§ **Collected data entries**:
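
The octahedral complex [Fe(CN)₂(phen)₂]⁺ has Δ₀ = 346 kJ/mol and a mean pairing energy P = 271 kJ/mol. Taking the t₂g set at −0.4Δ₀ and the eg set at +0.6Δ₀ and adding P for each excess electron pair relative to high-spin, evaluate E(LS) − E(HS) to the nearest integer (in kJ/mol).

-150

Ligand charges: 2×(-1) from CN⁻ and 2×(+0) from phen sum to -2; with overall charge +1, Fe is +3.
Fe³⁺: group 8, so d-count = 8 − 3 = 5.
In the high-spin limit (t₂g³ eg²) the orbital term is 0.0Δ₀ = 0 kJ/mol, with no excess pairing.
Low-spin t₂g⁵ eg⁰ gives -2.0Δ₀ = -692 kJ/mol, but forming 2 extra pairs costs 2P = 542 kJ/mol, so E(LS) = -692 + 542 = -150 kJ/mol.
The difference is -150 − (0) = -150 kJ/mol, so low-spin lies lower.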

§ **The task**:
Only an exact transcription of all the entries will do.

§ **Expected output**:
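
The octahedral complex [Fe(CN)₂(phen)₂]⁺ has Δ₀ = 346 kJ/mol and a mean pairing energy P = 271 kJ/mol. Taking the t₂g set at −0.4Δ₀ and the eg set at +0.6Δ₀ and adding P for each excess electron pair relative to high-spin, evaluate E(LS) − E(HS) to the nearest integer (in kJ/mol).

-150

Ligand charges: 2×(-1) from CN⁻ and 2×(+0) from phen sum to -2; with overall charge +1, Fe is +3.
Fe³⁺: group 8, so d-count = 8 − 3 = 5.
In the high-spin limit (t₂g³ eg²) the orbital term is 0.0Δ₀ = 0 kJ/mol, with no excess pairing.
Low-spin t₂g⁵ eg⁰ gives -2.0Δ₀ = -692 kJ/mol, but forming 2 extra pairs costs 2P = 542 kJ/mol, so E(LS) = -692 + 542 = -150 kJ/mol.
The difference is -150 − (0) = -150 kJ/mol, so low-spin lies lower.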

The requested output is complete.